» Work task
Copy out each line of the material below that holds the string "executes".
==== Supplied information
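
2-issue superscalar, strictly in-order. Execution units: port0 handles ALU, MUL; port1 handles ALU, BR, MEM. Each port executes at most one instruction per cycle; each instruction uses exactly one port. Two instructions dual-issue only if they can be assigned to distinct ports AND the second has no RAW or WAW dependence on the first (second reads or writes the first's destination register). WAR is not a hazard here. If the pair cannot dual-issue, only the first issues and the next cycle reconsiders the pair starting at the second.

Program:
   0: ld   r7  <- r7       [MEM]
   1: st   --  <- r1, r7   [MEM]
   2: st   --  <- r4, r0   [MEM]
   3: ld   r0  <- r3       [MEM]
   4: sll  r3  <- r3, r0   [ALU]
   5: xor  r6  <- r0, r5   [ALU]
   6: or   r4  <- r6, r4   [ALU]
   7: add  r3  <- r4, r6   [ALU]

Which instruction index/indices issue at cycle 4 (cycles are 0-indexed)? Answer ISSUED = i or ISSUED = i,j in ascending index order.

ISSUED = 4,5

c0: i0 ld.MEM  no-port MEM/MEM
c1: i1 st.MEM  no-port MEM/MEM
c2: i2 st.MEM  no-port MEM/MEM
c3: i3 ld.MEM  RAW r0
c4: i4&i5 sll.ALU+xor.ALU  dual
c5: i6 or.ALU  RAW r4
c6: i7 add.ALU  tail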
========
==== Supplied information
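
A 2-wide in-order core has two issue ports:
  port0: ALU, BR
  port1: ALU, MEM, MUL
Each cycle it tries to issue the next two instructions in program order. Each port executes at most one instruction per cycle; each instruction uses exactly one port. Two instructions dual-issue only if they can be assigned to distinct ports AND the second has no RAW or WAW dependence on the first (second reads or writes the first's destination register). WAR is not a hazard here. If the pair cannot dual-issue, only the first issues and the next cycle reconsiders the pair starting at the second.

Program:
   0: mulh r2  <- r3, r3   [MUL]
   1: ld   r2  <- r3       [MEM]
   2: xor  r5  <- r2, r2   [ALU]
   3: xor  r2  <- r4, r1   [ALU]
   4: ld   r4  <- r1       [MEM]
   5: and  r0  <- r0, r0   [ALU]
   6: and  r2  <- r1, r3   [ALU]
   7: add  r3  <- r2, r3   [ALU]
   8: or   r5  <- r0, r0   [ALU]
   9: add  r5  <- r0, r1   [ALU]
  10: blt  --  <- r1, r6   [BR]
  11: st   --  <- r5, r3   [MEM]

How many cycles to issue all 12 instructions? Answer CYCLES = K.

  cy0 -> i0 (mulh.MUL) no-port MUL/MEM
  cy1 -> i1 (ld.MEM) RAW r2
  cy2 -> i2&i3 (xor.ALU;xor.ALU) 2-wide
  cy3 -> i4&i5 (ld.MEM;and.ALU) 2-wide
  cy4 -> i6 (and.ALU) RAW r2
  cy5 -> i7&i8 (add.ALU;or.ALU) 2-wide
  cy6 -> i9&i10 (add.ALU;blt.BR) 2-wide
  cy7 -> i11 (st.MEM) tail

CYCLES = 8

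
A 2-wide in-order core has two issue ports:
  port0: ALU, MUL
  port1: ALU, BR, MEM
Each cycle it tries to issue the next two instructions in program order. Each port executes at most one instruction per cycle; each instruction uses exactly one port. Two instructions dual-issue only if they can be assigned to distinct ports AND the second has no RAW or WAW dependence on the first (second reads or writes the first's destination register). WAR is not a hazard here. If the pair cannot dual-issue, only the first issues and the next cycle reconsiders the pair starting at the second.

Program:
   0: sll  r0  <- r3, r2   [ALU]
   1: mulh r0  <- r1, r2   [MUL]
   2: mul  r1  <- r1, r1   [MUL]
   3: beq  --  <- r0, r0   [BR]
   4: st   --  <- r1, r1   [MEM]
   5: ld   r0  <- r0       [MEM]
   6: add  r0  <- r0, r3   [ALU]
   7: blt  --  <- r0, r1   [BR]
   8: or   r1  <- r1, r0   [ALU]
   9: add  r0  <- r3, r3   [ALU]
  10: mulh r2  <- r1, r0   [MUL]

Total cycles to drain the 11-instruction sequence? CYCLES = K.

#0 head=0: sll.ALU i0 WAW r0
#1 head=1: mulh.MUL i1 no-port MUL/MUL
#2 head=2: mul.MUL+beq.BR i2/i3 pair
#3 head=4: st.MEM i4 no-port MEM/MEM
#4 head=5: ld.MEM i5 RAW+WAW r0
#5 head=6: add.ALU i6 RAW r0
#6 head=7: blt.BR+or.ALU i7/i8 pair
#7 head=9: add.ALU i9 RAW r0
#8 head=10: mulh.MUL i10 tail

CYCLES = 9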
========
==== Supplied information
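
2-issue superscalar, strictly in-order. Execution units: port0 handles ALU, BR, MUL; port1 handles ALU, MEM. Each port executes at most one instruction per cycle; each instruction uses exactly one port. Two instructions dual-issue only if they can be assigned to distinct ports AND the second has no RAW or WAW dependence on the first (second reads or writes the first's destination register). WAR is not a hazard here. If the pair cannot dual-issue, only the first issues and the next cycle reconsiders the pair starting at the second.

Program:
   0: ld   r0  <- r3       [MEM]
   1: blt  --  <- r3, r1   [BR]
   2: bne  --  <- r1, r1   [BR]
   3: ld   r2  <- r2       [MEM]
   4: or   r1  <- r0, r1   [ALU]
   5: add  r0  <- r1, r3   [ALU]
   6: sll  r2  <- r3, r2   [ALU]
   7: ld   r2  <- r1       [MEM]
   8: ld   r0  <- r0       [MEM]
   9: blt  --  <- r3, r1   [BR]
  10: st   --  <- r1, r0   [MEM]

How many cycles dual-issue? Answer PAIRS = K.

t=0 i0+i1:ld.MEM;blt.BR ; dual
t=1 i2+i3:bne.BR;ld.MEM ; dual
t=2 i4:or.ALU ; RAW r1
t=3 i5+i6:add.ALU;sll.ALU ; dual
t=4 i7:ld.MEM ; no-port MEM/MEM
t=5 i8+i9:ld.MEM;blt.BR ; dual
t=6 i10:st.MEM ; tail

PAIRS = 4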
========
» Answer space
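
2-issue superscalar, strictly in-order. Execution units: port0 handles ALU, MUL; port1 handles ALU, BR, MEM. Each port executes at most one instruction per cycle; each instruction uses exactly one port. Two instructions dual-issue only if they can be assigned to distinct ports AND the second has no RAW or WAW dependence on the first (second reads or writes the first's destination register). WAR is not a hazard here. If the pair cannot dual-issue, only the first issues and the next cycle reconsiders the pair starting at the second.
Each cycle it tries to issue the next two instructions in program order. Each port executes at most one instruction per cycle; each instruction uses exactly one port. Two instructions dual-issue only if they can be assigned to distinct ports AND the second has no RAW or WAW dependence on the first (second reads or writes the first's destination register). WAR is not a hazard here. If the pair cannot dual-issue, only the first issues and the next cycle reconsiders the pair starting at the second.
Each cycle it tries to issue the next two instructions in program order. Each port executes at most one instruction per cycle; each instruction uses exactly one port. Two instructions dual-issue only if they can be assigned to distinct ports AND the second has no RAW or WAW dependence on the first (second reads or writes the first's destination register). WAR is not a hazard here. If the pair cannot dual-issue, only the first issues and the next cycle reconsiders the pair starting at the second.
2-issue superscalar, strictly in-order. Execution units: port0 handles ALU, BR, MUL; port1 handles ALU, MEM. Each port executes at most one instruction per cycle; each instruction uses exactly one port. Two instructions dual-issue only if they can be assigned to distinct ports AND the second has no RAW or WAW dependence on the first (second reads or writes the first's destination register). WAR is not a hazard here. If the pair cannot dual-issue, only the first issues and the next cycle reconsiders the pair starting at the second.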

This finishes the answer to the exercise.